> What to do: Find the line containing "- age 3: l(x) = 0.12, mₓ = 203" in the entries below. Restate it and each line after it, word for word, up to and including the line containing "- age 6: l_x = 0.602, m_x = 0".

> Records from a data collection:
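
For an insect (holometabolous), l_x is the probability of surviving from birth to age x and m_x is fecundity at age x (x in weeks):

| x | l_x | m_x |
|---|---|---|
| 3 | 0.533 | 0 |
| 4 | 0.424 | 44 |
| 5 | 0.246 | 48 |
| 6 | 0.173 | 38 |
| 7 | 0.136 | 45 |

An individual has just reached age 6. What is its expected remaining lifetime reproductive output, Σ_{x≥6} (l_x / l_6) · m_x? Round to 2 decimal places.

73.38

l_6 = 0.173. Conditional survival from age 6 to x is l_x / l_6.
  x=6: (0.173/0.173) × 38 = 38.0000
  x=7: (0.136/0.173) × 45 = 35.3757
Sum = 38.0000 + 35.3757 = 73.3757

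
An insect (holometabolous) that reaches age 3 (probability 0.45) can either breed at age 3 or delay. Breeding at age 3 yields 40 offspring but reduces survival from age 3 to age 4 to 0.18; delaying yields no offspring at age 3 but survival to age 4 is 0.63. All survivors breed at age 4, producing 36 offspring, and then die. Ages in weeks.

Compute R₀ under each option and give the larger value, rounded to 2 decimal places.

20.92

breed at age 3: R₀ = 0.45 × (40 + 0.18 × 36) = 0.45 × 46.4800 = 20.9160
delay to age 4: R₀ = 0.45 × (0.63 × 36) = 0.45 × 22.6800 = 10.2060
Higher: breed at age 3 (20.9160).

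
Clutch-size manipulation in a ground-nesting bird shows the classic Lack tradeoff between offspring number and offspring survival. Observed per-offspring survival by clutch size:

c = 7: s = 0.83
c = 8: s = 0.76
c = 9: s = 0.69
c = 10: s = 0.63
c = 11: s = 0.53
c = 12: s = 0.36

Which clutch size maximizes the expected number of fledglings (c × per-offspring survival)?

Expected fledglings = c × s(c):
  c=7: 7 × 0.83 = 5.810
  c=8: 8 × 0.76 = 6.080
  c=9: 9 × 0.69 = 6.210
  c=10: 10 × 0.63 = 6.300
  c=11: 11 × 0.53 = 5.830
  c=12: 12 × 0.36 = 4.320
Maximum at c = 10 (6.300 fledglings).

10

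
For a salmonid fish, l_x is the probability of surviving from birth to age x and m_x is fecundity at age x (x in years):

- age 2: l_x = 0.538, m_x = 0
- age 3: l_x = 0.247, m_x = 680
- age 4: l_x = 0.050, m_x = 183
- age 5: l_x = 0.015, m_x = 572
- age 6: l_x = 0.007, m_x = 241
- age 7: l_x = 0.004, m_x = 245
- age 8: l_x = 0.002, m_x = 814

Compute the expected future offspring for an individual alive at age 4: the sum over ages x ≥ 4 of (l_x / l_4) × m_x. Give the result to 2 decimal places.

l_4 = 0.050. Conditional survival from age 4 to x is l_x / l_4.
  x=4: (0.050/0.050) × 183 = 183.0000
  x=5: (0.015/0.050) × 572 = 171.6000
  x=6: (0.007/0.050) × 241 = 33.7400
  x=7: (0.004/0.050) × 245 = 19.6000
  x=8: (0.002/0.050) × 814 = 32.5600
Sum = 183.0000 + 171.6000 + 33.7400 + 19.6000 + 32.5600 = 440.5000

440.50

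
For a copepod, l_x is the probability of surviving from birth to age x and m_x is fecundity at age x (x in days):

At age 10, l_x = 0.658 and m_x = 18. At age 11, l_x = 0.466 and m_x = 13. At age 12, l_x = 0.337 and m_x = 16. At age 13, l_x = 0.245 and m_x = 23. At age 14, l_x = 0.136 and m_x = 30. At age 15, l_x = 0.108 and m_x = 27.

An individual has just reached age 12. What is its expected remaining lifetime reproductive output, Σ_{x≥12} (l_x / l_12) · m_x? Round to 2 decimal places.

53.48

l_12 = 0.337. Conditional survival from age 12 to x is l_x / l_12.
  x=12: (0.337/0.337) × 16 = 16.0000
  x=13: (0.245/0.337) × 23 = 16.7211
  x=14: (0.136/0.337) × 30 = 12.1068
  x=15: (0.108/0.337) × 27 = 8.6528
Sum = 16.0000 + 16.7211 + 12.1068 + 8.6528 = 53.4807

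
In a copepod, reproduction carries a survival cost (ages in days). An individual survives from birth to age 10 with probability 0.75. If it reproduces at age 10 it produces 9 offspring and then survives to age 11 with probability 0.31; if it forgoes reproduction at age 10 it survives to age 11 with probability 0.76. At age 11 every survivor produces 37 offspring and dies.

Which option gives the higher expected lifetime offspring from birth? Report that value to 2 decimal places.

21.09

breed at age 10: R₀ = 0.75 × (9 + 0.31 × 37) = 0.75 × 20.4700 = 15.3525
delay to age 11: R₀ = 0.75 × (0.76 × 37) = 0.75 × 28.1200 = 21.0900
Higher: delay to age 11 (21.0900).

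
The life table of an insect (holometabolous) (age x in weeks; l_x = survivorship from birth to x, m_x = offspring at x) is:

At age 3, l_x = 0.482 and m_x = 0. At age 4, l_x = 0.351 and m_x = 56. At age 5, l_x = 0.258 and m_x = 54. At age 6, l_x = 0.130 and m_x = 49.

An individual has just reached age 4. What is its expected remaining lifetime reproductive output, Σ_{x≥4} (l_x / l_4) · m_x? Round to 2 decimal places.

113.84

l_4 = 0.351. Conditional survival from age 4 to x is l_x / l_4.
  x=4: (0.351/0.351) × 56 = 56.0000
  x=5: (0.258/0.351) × 54 = 39.6923
  x=6: (0.130/0.351) × 49 = 18.1481
Sum = 56.0000 + 39.6923 + 18.1481 = 113.8405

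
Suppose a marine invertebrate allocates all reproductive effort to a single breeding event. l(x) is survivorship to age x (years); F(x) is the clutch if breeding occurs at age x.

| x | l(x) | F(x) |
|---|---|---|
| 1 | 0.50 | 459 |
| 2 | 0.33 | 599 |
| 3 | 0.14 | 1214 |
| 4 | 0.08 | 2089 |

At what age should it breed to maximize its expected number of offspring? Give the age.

1

Expected offspring if breeding at age x = l(x) × F(x):
  age 1: 0.50 × 459 = 229.500
  age 2: 0.33 × 599 = 197.670
  age 3: 0.14 × 1214 = 169.960
  age 4: 0.08 × 2089 = 167.120
Maximum at age 1 (229.500).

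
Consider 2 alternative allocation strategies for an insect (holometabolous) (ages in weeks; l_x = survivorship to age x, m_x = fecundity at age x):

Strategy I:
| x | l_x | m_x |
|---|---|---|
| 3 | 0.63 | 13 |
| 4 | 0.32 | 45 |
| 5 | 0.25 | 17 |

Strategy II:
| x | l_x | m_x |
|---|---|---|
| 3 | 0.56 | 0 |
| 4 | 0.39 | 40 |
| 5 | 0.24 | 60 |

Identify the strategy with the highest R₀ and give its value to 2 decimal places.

30.00

Strategy I: R₀ = 0.63×13 + 0.32×45 + 0.25×17 = 26.8400
Strategy II: R₀ = 0.56×0 + 0.39×40 + 0.24×60 = 30.0000
Highest R₀: strategy II with 30.0000.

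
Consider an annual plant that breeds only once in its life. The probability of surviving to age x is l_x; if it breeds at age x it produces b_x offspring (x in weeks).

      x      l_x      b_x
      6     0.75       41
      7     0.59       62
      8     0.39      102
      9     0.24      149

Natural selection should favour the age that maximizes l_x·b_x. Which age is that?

8

Expected offspring if breeding at age x = l_x × b_x:
  age 6: 0.75 × 41 = 30.750
  age 7: 0.59 × 62 = 36.580
  age 8: 0.39 × 102 = 39.780
  age 9: 0.24 × 149 = 35.760
Maximum at age 8 (39.780).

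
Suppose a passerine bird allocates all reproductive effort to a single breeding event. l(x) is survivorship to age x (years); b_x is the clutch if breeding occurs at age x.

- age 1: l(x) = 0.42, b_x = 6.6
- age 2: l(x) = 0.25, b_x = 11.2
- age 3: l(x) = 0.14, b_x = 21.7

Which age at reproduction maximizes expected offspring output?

Expected offspring if breeding at age x = l(x) × b_x:
  age 1: 0.42 × 6.6 = 2.772
  age 2: 0.25 × 11.2 = 2.800
  age 3: 0.14 × 21.7 = 3.038
Maximum at age 3 (3.038).

3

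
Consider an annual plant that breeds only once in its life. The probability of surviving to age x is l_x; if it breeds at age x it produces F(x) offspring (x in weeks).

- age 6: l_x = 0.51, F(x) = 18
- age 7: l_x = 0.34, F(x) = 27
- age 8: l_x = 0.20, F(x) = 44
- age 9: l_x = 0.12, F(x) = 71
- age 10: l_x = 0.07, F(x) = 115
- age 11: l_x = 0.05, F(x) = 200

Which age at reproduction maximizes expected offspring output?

11

Expected offspring if breeding at age x = l_x × F(x):
  age 6: 0.51 × 18 = 9.180
  age 7: 0.34 × 27 = 9.180
  age 8: 0.20 × 44 = 8.800
  age 9: 0.12 × 71 = 8.520
  age 10: 0.07 × 115 = 8.050
  age 11: 0.05 × 200 = 10.000
Maximum at age 11 (10.000).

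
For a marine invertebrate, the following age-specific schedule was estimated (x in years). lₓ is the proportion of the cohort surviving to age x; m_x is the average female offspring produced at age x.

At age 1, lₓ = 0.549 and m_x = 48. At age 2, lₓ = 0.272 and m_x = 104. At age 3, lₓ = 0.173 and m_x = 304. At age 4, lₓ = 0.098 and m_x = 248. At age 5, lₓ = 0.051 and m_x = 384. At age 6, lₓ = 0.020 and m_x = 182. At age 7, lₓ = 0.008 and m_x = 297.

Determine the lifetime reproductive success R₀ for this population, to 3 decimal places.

157.136

R₀ = Σ lₓ m_x:
  age 1: 0.549 × 48 = 26.3520
  age 2: 0.272 × 104 = 28.2880
  age 3: 0.173 × 304 = 52.5920
  age 4: 0.098 × 248 = 24.3040
  age 5: 0.051 × 384 = 19.5840
  age 6: 0.020 × 182 = 3.6400
  age 7: 0.008 × 297 = 2.3760
R₀ = 26.3520 + 28.2880 + 52.5920 + 24.3040 + 19.5840 + 3.6400 + 2.3760 = 157.1360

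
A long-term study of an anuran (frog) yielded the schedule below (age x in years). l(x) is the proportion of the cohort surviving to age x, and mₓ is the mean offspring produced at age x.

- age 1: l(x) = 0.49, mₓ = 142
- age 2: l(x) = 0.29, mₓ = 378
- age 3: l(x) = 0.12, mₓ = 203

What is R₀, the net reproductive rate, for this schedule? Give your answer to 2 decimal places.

203.56

R₀ = Σ l(x) mₓ:
  age 1: 0.49 × 142 = 69.5800
  age 2: 0.29 × 378 = 109.6200
  age 3: 0.12 × 203 = 24.3600
R₀ = 69.5800 + 109.6200 + 24.3600 = 203.5600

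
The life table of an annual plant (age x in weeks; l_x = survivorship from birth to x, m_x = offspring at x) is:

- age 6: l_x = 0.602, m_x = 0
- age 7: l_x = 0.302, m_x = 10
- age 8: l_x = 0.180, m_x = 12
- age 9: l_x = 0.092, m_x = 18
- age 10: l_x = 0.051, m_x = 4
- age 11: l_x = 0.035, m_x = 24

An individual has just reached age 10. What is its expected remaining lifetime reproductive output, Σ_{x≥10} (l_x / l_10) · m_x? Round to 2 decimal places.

l_10 = 0.051. Conditional survival from age 10 to x is l_x / l_10.
  x=10: (0.051/0.051) × 4 = 4.0000
  x=11: (0.035/0.051) × 24 = 16.4706
Sum = 4.0000 + 16.4706 = 20.4706

20.47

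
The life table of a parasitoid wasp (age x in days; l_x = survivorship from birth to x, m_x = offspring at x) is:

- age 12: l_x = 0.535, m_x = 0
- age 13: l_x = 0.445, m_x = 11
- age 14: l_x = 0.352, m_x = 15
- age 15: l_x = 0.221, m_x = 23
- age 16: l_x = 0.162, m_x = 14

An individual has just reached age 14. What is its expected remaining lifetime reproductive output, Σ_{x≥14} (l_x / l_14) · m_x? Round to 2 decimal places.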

> Answer box:
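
- age 3: l(x) = 0.12, mₓ = 203

What is R₀, the net reproductive rate, for this schedule? Give your answer to 2 decimal places.

203.56

R₀ = Σ l(x) mₓ:
  age 1: 0.49 × 142 = 69.5800
  age 2: 0.29 × 378 = 109.6200
  age 3: 0.12 × 203 = 24.3600
R₀ = 69.5800 + 109.6200 + 24.3600 = 203.5600

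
The life table of an annual plant (age x in weeks; l_x = survivorship from birth to x, m_x = offspring at x) is:

- age 6: l_x = 0.602, m_x = 0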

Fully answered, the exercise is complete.